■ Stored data
........
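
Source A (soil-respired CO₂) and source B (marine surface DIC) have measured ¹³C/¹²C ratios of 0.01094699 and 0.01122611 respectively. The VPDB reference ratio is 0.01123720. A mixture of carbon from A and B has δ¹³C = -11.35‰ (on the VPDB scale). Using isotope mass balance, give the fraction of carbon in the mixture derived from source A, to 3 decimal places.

0.417

δ_A = (0.01094699/0.01123720 − 1)×1000 = (0.974174 − 1)×1000 = -25.826‰
δ_B = (0.01122611/0.01123720 − 1)×1000 = (0.999013 − 1)×1000 = -0.987‰
f_A = (δ_mix − δ_B)/(δ_A − δ_B) = (-11.35 − (-0.987))/(-25.826 − (-0.987))
f_A = -10.363 / -24.839 = 0.4172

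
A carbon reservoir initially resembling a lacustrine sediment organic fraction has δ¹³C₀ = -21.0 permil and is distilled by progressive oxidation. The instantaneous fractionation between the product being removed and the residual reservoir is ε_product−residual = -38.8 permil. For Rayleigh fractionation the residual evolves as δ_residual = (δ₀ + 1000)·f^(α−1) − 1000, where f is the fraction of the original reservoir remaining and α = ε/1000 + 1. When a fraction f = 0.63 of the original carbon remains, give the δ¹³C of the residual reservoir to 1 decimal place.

Rayleigh residual: δ_res = (δ₀ + 1000)·f^(α−1) − 1000
α = ε/1000 + 1 = 0.96120, so α − 1 = -0.03880
f^(α−1) = 0.63^(-0.03880) = 1.018089
δ_res = (-21.0 + 1000) × 1.018089 − 1000 = 996.709 − 1000 = -3.29 permil

-3.3 permil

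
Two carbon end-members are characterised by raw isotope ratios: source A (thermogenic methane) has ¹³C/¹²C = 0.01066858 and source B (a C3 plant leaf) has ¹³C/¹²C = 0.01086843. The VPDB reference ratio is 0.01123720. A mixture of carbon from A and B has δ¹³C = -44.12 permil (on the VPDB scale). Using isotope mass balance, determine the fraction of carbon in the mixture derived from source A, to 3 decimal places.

0.636

δ_A = (0.01066858/0.01123720 − 1)×1000 = (0.949398 − 1)×1000 = -50.602 permil
δ_B = (0.01086843/0.01123720 − 1)×1000 = (0.967183 − 1)×1000 = -32.817 permil
f_A = (δ_mix − δ_B)/(δ_A − δ_B) = (-44.12 − (-32.817))/(-50.602 − (-32.817))
f_A = -11.303 / -17.785 = 0.6356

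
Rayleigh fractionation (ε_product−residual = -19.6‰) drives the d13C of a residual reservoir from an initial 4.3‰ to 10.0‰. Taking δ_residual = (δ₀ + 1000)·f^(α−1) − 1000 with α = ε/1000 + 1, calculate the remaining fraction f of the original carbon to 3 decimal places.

0.749

α − 1 = ε/1000 = -0.0196
(δ_res + 1000)/(δ₀ + 1000) = (10.0 + 1000)/(4.3 + 1000) = 1010.0/1004.3 = 1.005676
f = 1.005676^(1/-0.0196) = exp(ln(1.005676)/-0.0196) = exp(0.00566/-0.0196)
f = exp(-0.2888) = 0.7492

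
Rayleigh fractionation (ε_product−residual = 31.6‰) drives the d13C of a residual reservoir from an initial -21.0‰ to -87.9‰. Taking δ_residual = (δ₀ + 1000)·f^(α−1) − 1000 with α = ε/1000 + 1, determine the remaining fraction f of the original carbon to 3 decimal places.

0.106

α − 1 = ε/1000 = 0.0316
(δ_res + 1000)/(δ₀ + 1000) = (-87.9 + 1000)/(-21.0 + 1000) = 912.1/979.0 = 0.931665
f = 0.931665^(1/0.0316) = exp(ln(0.931665)/0.0316) = exp(-0.07078/0.0316)
f = exp(-2.2399) = 0.1065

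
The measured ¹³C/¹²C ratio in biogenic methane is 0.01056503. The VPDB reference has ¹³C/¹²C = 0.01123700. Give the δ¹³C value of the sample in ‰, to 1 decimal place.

-59.8‰

δ¹³C = (R_sample / R_standard − 1) × 1000
R_sample / R_standard = 0.01056503 / 0.01123700 = 0.940200
δ¹³C = (0.940200 − 1) × 1000 = -59.80‰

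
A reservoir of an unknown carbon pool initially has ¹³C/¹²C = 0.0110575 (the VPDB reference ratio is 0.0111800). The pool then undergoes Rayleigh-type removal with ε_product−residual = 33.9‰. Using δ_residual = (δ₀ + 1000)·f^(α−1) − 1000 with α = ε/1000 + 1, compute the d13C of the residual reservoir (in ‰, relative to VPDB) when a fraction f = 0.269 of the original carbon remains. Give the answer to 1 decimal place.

δ₀ = (0.0110575/0.0111800 − 1)×1000 = (0.989043 − 1)×1000 = -10.957‰
α − 1 = ε/1000 = 0.0339
f^(α−1) = 0.269^(0.0339) = 0.956464
δ_res = (-10.957 + 1000) × 0.956464 − 1000 = 945.984 − 1000 = -54.02‰

-54.0‰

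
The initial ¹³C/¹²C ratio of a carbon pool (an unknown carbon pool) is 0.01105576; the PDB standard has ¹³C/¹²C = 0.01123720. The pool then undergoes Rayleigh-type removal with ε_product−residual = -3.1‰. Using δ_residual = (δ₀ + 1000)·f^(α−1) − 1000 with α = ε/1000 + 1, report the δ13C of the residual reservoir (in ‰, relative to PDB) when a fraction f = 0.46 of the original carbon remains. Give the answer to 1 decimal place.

δ₀ = (0.01105576/0.01123720 − 1)×1000 = (0.983854 − 1)×1000 = -16.146‰
α − 1 = ε/1000 = -0.0031
f^(α−1) = 0.46^(-0.0031) = 1.002410
δ_res = (-16.146 + 1000) × 1.002410 − 1000 = 986.225 − 1000 = -13.78‰

-13.8‰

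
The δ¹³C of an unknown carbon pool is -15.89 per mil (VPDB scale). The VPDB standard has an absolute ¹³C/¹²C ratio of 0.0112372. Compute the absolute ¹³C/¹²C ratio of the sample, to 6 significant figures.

R_sample = R_standard × (δ¹³C/1000 + 1)
R_sample = 0.0112372 × (-15.89/1000 + 1) = 0.0112372 × 0.984110
R_sample = 0.0110586

0.0110586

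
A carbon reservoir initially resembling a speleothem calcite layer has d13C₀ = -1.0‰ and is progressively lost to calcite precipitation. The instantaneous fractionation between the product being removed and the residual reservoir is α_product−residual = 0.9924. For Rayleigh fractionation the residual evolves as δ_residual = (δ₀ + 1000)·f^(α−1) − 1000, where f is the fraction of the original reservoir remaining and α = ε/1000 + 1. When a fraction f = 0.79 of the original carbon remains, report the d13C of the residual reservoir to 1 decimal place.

Rayleigh residual: δ_res = (δ₀ + 1000)·f^(α−1) − 1000
α − 1 = -0.00760
f^(α−1) = 0.79^(-0.00760) = 1.001793
δ_res = (-1.0 + 1000) × 1.001793 − 1000 = 1000.791 − 1000 = 0.79‰

0.8‰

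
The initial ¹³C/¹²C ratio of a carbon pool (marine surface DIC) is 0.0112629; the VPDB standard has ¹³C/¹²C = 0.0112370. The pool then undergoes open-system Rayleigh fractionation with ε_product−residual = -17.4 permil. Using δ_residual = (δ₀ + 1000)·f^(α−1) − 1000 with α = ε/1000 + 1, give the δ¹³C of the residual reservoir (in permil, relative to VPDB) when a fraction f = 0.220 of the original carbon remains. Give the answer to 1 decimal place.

δ₀ = (0.0112629/0.0112370 − 1)×1000 = (1.002305 − 1)×1000 = 2.305 permil
α − 1 = ε/1000 = -0.0174
f^(α−1) = 0.220^(-0.0174) = 1.026696
δ_res = (2.305 + 1000) × 1.026696 − 1000 = 1029.062 − 1000 = 29.06 permil

29.1 permil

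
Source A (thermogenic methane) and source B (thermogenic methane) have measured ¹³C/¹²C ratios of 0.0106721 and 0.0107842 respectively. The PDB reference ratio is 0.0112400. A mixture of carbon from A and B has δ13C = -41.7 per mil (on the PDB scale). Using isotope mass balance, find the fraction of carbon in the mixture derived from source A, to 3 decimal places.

0.115

δ_A = (0.0106721/0.0112400 − 1)×1000 = (0.949475 − 1)×1000 = -50.525 per mil
δ_B = (0.0107842/0.0112400 − 1)×1000 = (0.959448 − 1)×1000 = -40.552 per mil
f_A = (δ_mix − δ_B)/(δ_A − δ_B) = (-41.7 − (-40.552))/(-50.525 − (-40.552))
f_A = -1.148 / -9.973 = 0.1151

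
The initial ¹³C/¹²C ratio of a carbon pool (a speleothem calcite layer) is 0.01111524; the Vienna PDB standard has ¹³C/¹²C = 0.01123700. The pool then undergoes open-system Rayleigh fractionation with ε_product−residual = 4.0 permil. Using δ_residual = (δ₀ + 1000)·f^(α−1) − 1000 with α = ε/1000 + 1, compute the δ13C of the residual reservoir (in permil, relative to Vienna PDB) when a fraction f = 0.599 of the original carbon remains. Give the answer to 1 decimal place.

δ₀ = (0.01111524/0.01123700 − 1)×1000 = (0.989164 − 1)×1000 = -10.836 permil
α − 1 = ε/1000 = 0.0040
f^(α−1) = 0.599^(0.0040) = 0.997952
δ_res = (-10.836 + 1000) × 0.997952 − 1000 = 987.139 − 1000 = -12.86 permil

-12.9 permil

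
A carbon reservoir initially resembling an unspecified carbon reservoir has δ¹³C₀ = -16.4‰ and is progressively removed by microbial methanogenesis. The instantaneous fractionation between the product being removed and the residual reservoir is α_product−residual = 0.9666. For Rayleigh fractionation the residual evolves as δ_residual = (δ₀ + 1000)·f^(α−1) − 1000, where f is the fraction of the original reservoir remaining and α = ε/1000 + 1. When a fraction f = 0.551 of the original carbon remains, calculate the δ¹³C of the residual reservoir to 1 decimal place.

Rayleigh residual: δ_res = (δ₀ + 1000)·f^(α−1) − 1000
α − 1 = -0.03340
f^(α−1) = 0.551^(-0.03340) = 1.020107
δ_res = (-16.4 + 1000) × 1.020107 − 1000 = 1003.377 − 1000 = 3.38‰

3.4‰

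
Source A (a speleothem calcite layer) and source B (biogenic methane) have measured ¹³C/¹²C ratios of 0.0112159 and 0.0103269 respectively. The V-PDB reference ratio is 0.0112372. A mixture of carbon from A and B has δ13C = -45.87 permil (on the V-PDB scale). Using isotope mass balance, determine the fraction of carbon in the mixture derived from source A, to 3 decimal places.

0.444

δ_A = (0.0112159/0.0112372 − 1)×1000 = (0.998105 − 1)×1000 = -1.895 permil
δ_B = (0.0103269/0.0112372 − 1)×1000 = (0.918992 − 1)×1000 = -81.008 permil
f_A = (δ_mix − δ_B)/(δ_A − δ_B) = (-45.87 − (-81.008))/(-1.895 − (-81.008))
f_A = 35.138 / 79.112 = 0.4442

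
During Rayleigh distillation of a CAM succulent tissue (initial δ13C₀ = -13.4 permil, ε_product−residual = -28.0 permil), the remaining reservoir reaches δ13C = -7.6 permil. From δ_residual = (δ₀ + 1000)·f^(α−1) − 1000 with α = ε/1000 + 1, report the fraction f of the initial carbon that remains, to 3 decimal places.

α − 1 = ε/1000 = -0.0280
(δ_res + 1000)/(δ₀ + 1000) = (-7.6 + 1000)/(-13.4 + 1000) = 992.4/986.6 = 1.005879
f = 1.005879^(1/-0.0280) = exp(ln(1.005879)/-0.0280) = exp(0.00586/-0.0280)
f = exp(-0.2093) = 0.8111

0.811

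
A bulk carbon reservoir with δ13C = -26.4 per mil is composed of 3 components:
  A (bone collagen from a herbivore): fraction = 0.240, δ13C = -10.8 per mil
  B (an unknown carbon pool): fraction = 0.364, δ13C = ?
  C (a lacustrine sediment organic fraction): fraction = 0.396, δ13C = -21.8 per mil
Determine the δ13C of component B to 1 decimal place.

-41.7 per mil

Isotope mass balance: δ_bulk = Σ fᵢ·δᵢ.
-26.4 = 0.240×(-10.8) + 0.364×δ_B + 0.396×(-21.8)
0.364·δ_B = -26.4 − (-11.225) = -15.175
δ_B = -15.175 / 0.364 = -41.69 per mil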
........
Using the entries above, copy exactly the lines from the one containing "Determine the δ13C" through the last, both included.

■ Output for this task
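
Determine the δ13C of component B to 1 decimal place.

-41.7 per mil

Isotope mass balance: δ_bulk = Σ fᵢ·δᵢ.
-26.4 = 0.240×(-10.8) + 0.364×δ_B + 0.396×(-21.8)
0.364·δ_B = -26.4 − (-11.225) = -15.175
δ_B = -15.175 / 0.364 = -41.69 per mil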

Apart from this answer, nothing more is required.